* [What the task asks]
Set down exactly the lines below, starting at the one that contains "x->v, x->w, x->x" and ending at the one that contains "1->2, 2->0, 3->1", with both of those lines included and nothing else.

* [Extracted information]
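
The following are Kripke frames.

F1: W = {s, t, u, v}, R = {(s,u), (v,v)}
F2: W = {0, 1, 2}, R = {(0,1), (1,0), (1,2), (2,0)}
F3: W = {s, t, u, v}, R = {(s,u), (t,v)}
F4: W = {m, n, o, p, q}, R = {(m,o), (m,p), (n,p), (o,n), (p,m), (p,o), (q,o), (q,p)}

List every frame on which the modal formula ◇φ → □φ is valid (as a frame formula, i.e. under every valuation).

The schema corresponds to partial functionality: ∀x ∀y ∀z (Rxy ∧ Rxz → y = z).
F1: ✓.
F2: fails — 1 sees both 0 and 2.
F3: ✓.
F4: fails — m sees both o and p.

F1, F3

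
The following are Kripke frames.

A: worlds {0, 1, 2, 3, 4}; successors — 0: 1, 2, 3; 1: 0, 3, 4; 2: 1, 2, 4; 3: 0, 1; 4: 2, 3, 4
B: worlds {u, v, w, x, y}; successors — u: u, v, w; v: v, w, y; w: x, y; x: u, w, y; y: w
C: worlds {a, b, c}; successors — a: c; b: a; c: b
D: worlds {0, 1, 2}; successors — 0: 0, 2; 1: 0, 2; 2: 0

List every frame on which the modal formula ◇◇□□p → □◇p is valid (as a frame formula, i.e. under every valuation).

This is the axiom for a generalized confluence (Geach) condition; its first-order frame correspondent is ∀x ∀y ∀z ((xR²y ∧ xRz) → ∃w (yR²w ∧ zRw)).
A: ✓.
B: fails — uR²y, uRu but no t with yR²t and uRt.
C: fails — aR²b, aRc but no w with bR²w and cRw.
D: ✓.
Valid on: A, D.

A, D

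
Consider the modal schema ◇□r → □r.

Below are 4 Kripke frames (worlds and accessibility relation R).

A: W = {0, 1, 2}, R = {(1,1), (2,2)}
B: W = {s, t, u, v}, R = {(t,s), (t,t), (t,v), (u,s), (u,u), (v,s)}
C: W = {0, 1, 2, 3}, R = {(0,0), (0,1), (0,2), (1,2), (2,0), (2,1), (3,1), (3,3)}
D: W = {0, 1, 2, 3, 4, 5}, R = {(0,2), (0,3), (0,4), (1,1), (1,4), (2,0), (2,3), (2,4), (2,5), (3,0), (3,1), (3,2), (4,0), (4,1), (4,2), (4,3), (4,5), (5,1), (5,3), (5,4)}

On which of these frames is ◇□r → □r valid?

This is the axiom for a generalized confluence (Geach) condition; its first-order frame correspondent is ∀x ∀y ∀z ((xRy ∧ xRz) → ∃w (yRw ∧ z = w)).
A: satisfies the condition.
B: fails — tRs, tRs but no w with sRw and s=w.
C: fails — 0R1, 0R0 but no w with 1Rw and 0=w.
D: fails — 0R2, 0R2 but no w with 2Rw and 2=w.
Valid on: A.

A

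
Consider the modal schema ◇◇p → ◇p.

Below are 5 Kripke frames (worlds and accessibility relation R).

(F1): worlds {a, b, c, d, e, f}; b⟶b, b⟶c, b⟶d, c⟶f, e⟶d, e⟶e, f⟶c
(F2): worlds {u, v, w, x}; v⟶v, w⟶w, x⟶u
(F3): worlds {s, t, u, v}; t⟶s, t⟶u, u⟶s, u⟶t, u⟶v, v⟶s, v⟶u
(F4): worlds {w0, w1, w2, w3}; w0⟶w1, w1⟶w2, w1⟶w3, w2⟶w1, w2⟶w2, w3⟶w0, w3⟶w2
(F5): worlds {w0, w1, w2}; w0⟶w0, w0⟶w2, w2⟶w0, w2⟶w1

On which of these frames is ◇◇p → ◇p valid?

Frame correspondent (Sahlqvist): ∀x ∀y ∀z (Rxy ∧ Ryz → Rxz) — i.e. transitivity.
(F1): fails — Rbc and Rcf but not Rbf.
(F2): holds.
(F3): fails — Ruv and Rvu but not Ruu.
(F4): fails — Rw1w2 and Rw2w1 but not Rw1w1.
(F5): fails — Rw0w2 and Rw2w1 but not Rw0w1.

(F2)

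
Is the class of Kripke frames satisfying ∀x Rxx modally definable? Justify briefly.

Yes, by □r → r

Yes: it is reflexivity, defined by the T schema □r → r.
Suppose □r→r is valid. At any x set V(r)={w : Rxw}. Then □r holds at x, so r holds at x, i.e. Rxx.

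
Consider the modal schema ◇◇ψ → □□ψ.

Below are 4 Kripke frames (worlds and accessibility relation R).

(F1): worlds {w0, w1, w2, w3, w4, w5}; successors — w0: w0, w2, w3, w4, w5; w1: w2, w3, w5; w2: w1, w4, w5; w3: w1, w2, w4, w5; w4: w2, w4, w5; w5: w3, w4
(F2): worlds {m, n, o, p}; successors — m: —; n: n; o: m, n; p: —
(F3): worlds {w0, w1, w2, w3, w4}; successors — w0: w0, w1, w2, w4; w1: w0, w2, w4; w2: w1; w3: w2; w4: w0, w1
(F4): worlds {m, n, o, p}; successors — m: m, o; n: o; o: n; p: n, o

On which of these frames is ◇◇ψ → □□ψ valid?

Frame correspondent (Sahlqvist): ∀x ∀y ∀z ((xR²y ∧ xR²z) → ∃w (y = w ∧ z = w)) — i.e. a generalized confluence (Geach) condition.
(F1): fails — w0R²w0, w0R²w1 but w0 ≠ w1.
(F2): condition met.
(F3): fails — w0R²w0, w0R²w1 but w0 ≠ w1.
(F4): fails — mR²m, mR²n but m ≠ n.

(F2)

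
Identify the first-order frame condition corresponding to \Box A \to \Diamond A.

seriality

Suppose □A→◇A is valid. At any x set V(A)=W. Then □A at x, so ◇A at x, so x has a successor.
Conversely, any frame satisfying \forall x \exists y Rxy validates the schema.
Frame condition: \forall x \exists y Rxy.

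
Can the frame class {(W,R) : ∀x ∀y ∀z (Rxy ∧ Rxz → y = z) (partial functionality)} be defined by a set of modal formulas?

The condition is partial functionality. A defining modal formula is ◇r → □r.

Definable; ◇r → □r defines it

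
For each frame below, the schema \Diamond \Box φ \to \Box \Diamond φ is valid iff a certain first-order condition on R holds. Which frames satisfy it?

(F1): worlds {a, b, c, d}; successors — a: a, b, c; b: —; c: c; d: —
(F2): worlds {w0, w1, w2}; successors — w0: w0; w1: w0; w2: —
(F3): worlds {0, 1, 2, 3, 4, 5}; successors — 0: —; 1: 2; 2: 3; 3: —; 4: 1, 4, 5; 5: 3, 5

Frame correspondent (Sahlqvist): \forall x \forall y \forall z (Rxy \wedge Rxz \to \exists w (Ryw \wedge Rzw)) — i.e. convergence.
(F1): fails — Raa and Rab but a and b have no common successor.
(F2): holds.
(F3): fails — R23 and R23 but 3 and 3 have no common successor.
Valid on: (F2).

(F2)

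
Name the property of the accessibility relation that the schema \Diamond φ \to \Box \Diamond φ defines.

the Euclidean property: \forall x \forall y \forall z (Rxy \wedge Rxz \to Ryz)

Suppose ◇φ→□◇φ is valid. Take Rxy, Rxz and set V(φ)={y}. Then ◇φ at x, so □◇φ at x, so ◇φ at z, so some w with Rzw has φ; w=y, i.e. Rzy. By symmetry of the argument, Ryz.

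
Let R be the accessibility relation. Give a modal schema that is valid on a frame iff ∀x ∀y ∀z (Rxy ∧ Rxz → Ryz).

This is the Euclidean property; the standard corresponding axiom is 5: ◇s → □◇s.
Suppose ◇s→□◇s is valid. Take Rxy, Rxz and set V(s)={y}. Then ◇s at x, so □◇s at x, so ◇s at z, so some w with Rzw has s; w=y, i.e. Rzy. By symmetry of the argument, Ryz.

◇s → □◇s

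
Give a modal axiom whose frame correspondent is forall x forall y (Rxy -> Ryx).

A defining formula is p → □◇p (the B axiom).
Suppose p→□◇p is valid. Take Rxy and set V(p)={x}. Then p at x, so □◇p at x, so ◇p at y, so some z with Ryz has p; z=x, i.e. Ryx.

p → □◇p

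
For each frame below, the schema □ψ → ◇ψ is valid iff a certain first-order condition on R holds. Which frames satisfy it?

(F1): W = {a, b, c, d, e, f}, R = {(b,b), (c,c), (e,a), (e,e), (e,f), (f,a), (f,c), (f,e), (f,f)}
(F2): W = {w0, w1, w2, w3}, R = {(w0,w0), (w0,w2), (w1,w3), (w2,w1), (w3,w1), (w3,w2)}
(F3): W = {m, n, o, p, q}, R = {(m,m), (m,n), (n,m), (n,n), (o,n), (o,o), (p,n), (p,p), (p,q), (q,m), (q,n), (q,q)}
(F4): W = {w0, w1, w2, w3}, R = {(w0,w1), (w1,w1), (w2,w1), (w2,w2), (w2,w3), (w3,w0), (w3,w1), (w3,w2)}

(F2), (F3), (F4)

This is the axiom for seriality; its first-order frame correspondent is ∀x ∃y Rxy.
(F1): fails — world a has no successor.
(F2): holds.
(F3): holds.
(F4): holds.
Valid on: (F2), (F3), (F4).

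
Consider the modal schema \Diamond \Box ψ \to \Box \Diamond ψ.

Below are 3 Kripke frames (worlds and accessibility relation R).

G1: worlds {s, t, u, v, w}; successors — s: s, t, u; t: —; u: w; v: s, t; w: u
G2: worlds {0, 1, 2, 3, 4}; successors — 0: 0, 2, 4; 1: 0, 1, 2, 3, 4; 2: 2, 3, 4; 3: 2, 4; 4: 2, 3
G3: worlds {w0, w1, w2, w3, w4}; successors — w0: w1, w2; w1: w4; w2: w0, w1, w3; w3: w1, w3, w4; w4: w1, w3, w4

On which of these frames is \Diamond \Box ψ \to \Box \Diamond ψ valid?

G2

This is the axiom for convergence; its first-order frame correspondent is \forall x \forall y \forall z (Rxy \wedge Rxz \to \exists w (Ryw \wedge Rzw)).
G1: fails — Rsu and Rss but u and s have no common successor.
G2: condition met.
G3: fails — Rw0w1 and Rw0w2 but w1 and w2 have no common successor.
Valid on: G2.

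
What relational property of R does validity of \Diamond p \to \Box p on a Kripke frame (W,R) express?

Suppose ◇p→□p is valid. Take Rxy, Rxz and set V(p)={y}. Then ◇p at x, so □p at x, so p at z, i.e. z=y.

partial functionality: \forall x \forall y \forall z (Rxy \wedge Rxz \to y = z)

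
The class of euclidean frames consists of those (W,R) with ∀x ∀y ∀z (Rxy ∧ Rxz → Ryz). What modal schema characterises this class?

A defining formula is ◇r → □◇r (the 5 axiom).
Suppose ◇r→□◇r is valid. Take Rxy, Rxz and set V(r)={y}. Then ◇r at x, so □◇r at x, so ◇r at z, so some w with Rzw has r; w=y, i.e. Rzy. By symmetry of the argument, Ryz.

◇r → □◇r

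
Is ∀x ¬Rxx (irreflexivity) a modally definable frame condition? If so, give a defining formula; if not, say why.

No

Modal frame validity is preserved under surjective bounded morphisms.
The 5-cycle (worlds s,t,u,v,w with s→t→u→v→w→s) is irreflexive, and the map sending every world to a single reflexive point • is a surjective bounded morphism (forth: every edge maps to (•,•); back: every world has a successor). So any modal formula valid on the 5-cycle is also valid on the reflexive point, which is not irreflexive.
So the class is not modally definable.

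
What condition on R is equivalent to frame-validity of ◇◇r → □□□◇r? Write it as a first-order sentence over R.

∀x ∀y ∀z ((xR²y ∧ xR³z) → ∃w (y = w ∧ zRw))

This is a Sahlqvist (Geach-type) schema ◇^2□^0r → □^3◇^1r.
First-order correspondent: ∀x ∀y ∀z ((xR²y ∧ xR³z) → ∃w (y = w ∧ zRw)).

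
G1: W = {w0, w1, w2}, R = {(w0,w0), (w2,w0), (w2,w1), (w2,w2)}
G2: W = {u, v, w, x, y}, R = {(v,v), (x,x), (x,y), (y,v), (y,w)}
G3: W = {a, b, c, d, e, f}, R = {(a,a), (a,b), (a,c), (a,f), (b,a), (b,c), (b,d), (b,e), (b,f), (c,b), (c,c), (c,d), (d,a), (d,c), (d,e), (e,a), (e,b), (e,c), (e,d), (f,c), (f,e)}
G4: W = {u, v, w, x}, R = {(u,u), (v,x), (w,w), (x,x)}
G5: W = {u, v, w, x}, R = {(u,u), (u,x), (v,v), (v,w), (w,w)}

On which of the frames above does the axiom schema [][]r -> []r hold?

This is the axiom for density; its first-order frame correspondent is forall x forall y (Rxy -> exists z (Rxz & Rzy)).
G1: ✓.
G2: fails — Ryw but no z with Ryz and Rzw.
G3: fails — Rfe but no z with Rfz and Rze.
G4: ✓.
G5: ✓.

G1, G4, G5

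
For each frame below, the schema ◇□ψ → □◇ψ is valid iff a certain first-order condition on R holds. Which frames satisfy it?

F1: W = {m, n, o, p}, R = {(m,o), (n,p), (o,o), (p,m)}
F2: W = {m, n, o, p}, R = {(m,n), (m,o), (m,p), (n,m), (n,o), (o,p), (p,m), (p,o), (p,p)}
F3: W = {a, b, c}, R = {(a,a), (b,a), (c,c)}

F1, F3

Frame correspondent (Sahlqvist): ∀x ∀y ∀z (Rxy ∧ Rxz → ∃w (Ryw ∧ Rzw)) — i.e. convergence.
F1: holds.
F2: fails — Rmo and Rmn but o and n have no common successor.
F3: holds.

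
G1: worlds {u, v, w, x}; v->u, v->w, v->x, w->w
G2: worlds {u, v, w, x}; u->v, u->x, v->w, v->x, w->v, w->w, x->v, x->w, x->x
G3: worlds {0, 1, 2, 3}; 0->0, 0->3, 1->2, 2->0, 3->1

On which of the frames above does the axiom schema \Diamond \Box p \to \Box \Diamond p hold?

This is the axiom for convergence; its first-order frame correspondent is \forall x \forall y \forall z (Rxy \wedge Rxz \to \exists w (Ryw \wedge Rzw)).
G1: fails — Rvu and Rvu but u and u have no common successor.
G2: ✓.
G3: fails — R00 and R03 but 0 and 3 have no common successor.
Valid on: G2.

G2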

* [Completed task]
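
G2: worlds {u, v, w, x}; u->v, u->x, v->w, v->x, w->v, w->w, x->v, x->w, x->x
G3: worlds {0, 1, 2, 3}; 0->0, 0->3, 1->2, 2->0, 3->1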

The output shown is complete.